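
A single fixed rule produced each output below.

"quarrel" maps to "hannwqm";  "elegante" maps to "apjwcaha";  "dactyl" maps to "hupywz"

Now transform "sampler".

The transformation: reverse the string, then shift every letter 4 places backward in the alphabet (wrapping around).
On "sampler" that produces "nahliwo".
(Check on "elegante": → "etnagele" → "apjwcaha" ✓)

nahliwo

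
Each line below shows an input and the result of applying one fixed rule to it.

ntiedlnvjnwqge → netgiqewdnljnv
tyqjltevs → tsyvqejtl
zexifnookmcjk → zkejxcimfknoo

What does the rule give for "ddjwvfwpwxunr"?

drdnjuwxvwfpw

The transformation: take characters alternately from the front and the back (1st, last, 2nd, 2nd-last, ...).
Applying that to "ddjwvfwpwxunr" gives "drdnjuwxvwfpw".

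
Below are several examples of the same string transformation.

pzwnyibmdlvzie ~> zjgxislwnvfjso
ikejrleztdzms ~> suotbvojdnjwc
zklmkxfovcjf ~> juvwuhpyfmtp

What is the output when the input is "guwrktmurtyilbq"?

The transformation: shift every letter 10 places forward in the alphabet (wrapping around).
On "guwrktmurtyilbq" that produces "qegbudwebdisvla".

qegbudwebdisvla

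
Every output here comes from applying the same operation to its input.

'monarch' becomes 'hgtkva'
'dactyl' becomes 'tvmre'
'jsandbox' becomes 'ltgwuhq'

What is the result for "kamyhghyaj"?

tfrazartc

The rule is to delete the first character, then shift every letter 7 places backward in the alphabet (wrapping around).
Starting from "kamyhghyaj": after the first operation, "amyhghyaj"; after the second, "tfrazartc".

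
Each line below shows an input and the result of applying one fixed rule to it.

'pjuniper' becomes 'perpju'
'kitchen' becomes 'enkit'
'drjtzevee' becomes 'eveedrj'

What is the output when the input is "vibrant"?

What's happening: move the first 3 characters to the end (rotate left by 3), then delete the first 2 characters.
Doing the same to "vibrant": "ntvib".
(Check on "drjtzevee": → "tzeveedrj" → "eveedrj" ✓)

ntvib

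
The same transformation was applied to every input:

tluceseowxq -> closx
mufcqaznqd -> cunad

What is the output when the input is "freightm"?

The rule is to keep every other character starting from the second (positions 2nd, 4th, 6th, ...), then swap each adjacent pair of characters (1↔2, 3↔4, ...).
Starting from "freightm": after the first operation, "rihm"; after the second, "irmh".
(Check on "mufcqaznqd": → "ucand" → "cunad" ✓)

irmh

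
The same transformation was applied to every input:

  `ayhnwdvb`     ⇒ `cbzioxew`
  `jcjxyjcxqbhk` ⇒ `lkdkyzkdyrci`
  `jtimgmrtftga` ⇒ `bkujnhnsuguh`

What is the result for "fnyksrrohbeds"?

tgozltsspicfe

The pattern: move the last character to the front, then shift every letter 1 place forward in the alphabet (wrapping around).
Applying both steps to "fnyksrrohbeds": "sfnyksrrohbed", then "tgozltsspicfe".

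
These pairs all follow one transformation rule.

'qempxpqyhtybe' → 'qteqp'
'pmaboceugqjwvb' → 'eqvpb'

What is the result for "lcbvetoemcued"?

What's happening: keep one character in every 3, starting at position 1 (positions 1st, 4th, 7th, ...), then move the last 3 characters to the front (rotate right by 3).
Applying both steps to "lcbvetoemcued": "lvocd", then "ocdlv".

ocdlv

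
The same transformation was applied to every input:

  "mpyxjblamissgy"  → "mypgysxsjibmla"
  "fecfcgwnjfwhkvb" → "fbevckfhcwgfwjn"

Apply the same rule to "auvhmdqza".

aauzvqhdm

The pattern: take characters alternately from the front and the back (1st, last, 2nd, 2nd-last, ...).
On "auvhmdqza" that produces "aauzvqhdm".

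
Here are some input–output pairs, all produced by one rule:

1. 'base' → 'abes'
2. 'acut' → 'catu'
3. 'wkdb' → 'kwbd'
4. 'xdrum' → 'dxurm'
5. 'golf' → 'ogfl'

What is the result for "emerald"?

Each output is the input with this applied: swap each adjacent pair of characters (1↔2, 3↔4, ...).
Applying that to "emerald" gives "merelad".

merelad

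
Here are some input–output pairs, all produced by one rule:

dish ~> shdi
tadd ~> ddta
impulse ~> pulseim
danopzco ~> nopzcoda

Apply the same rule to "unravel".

Looking at the pairs, the operation is to move the first 2 characters to the end (rotate left by 2).
For "unravel" the result is "ravelun".

ravelun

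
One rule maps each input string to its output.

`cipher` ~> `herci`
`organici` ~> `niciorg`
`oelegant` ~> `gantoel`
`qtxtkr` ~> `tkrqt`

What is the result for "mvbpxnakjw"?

nakjwmvbp

Looking at the pairs, the operation is to swap the front and back halves of the string, then delete the last character.
On "mvbpxnakjw": the first step gives "nakjwmvbpx", and the second then gives "nakjwmvbp".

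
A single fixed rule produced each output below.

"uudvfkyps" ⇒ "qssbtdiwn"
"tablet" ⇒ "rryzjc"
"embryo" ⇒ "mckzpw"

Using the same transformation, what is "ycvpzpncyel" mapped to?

jwatnxnlawc

The rule is to shift every letter 2 places backward in the alphabet (wrapping around), then move the last character to the front.
"ycvpzpncyel" → "watnxnlawcj" → "jwatnxnlawc".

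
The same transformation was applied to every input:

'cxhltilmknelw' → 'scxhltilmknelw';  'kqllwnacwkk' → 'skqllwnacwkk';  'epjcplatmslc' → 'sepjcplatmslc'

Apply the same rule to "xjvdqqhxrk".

sxjvdqqhxrk

The pattern: prepend "s".
So "xjvdqqhxrk" becomes "sxjvdqqhxrk".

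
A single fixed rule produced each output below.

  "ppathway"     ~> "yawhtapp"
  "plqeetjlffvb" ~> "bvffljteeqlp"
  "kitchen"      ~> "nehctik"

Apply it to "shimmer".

The transformation: reverse the string.
On "shimmer" that produces "remmihs".

remmihs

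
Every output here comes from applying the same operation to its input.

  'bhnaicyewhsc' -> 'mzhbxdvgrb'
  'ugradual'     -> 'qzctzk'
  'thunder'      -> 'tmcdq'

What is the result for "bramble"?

zlakd

The pattern: shift every letter 1 place backward in the alphabet (wrapping around), then delete the first 2 characters.
Doing the same to "bramble": "zlakd".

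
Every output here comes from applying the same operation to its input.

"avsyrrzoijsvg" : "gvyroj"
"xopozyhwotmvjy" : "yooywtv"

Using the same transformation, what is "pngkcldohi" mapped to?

In each case the input is transformed by: move the last 2 characters to the front (rotate right by 2), then keep every other character starting from the second (positions 2nd, 4th, 6th, ...).
Working it through for "pngkcldohi": intermediate "hipngkcldo", final "inklo".

inklo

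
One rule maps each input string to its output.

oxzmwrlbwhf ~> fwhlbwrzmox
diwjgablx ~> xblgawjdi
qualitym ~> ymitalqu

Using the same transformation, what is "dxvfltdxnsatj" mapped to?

jatnsdxltvfdx

What's happening: swap each adjacent pair of characters (1↔2, 3↔4, ...), then reverse the string.
On "dxvfltdxnsatj" that produces "jatnsdxltvfdx".
(Check on "oxzmwrlbwhf": → "xomzrwblhwf" → "fwhlbwrzmox" ✓)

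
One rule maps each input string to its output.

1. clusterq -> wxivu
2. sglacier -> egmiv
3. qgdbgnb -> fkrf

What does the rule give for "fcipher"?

tliv

In each case the input is transformed by: shift every letter 4 places forward in the alphabet (wrapping around), then delete the first 3 characters.
On "fcipher": the first step gives "jgmtliv", and the second then gives "tliv".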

§ §

Exercise brief> Start at the first line of the material. Reproduce every line exactly, ending with the line that holds "zexifnookmcjk → zkejxcimfknoo".

Problem solution>
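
A single fixed rule produced each output below.

"quarrel" maps to "hannwqm";  "elegante" maps to "apjwcaha";  "dactyl" maps to "hupywz"

Now transform "sampler".

The transformation: reverse the string, then shift every letter 4 places backward in the alphabet (wrapping around).
On "sampler" that produces "nahliwo".
(Check on "elegante": → "etnagele" → "apjwcaha" ✓)

nahliwo

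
Each line below shows an input and the result of applying one fixed rule to it.

ntiedlnvjnwqge → netgiqewdnljnv
tyqjltevs → tsyvqejtl
zexifnookmcjk → zkejxcimfknoo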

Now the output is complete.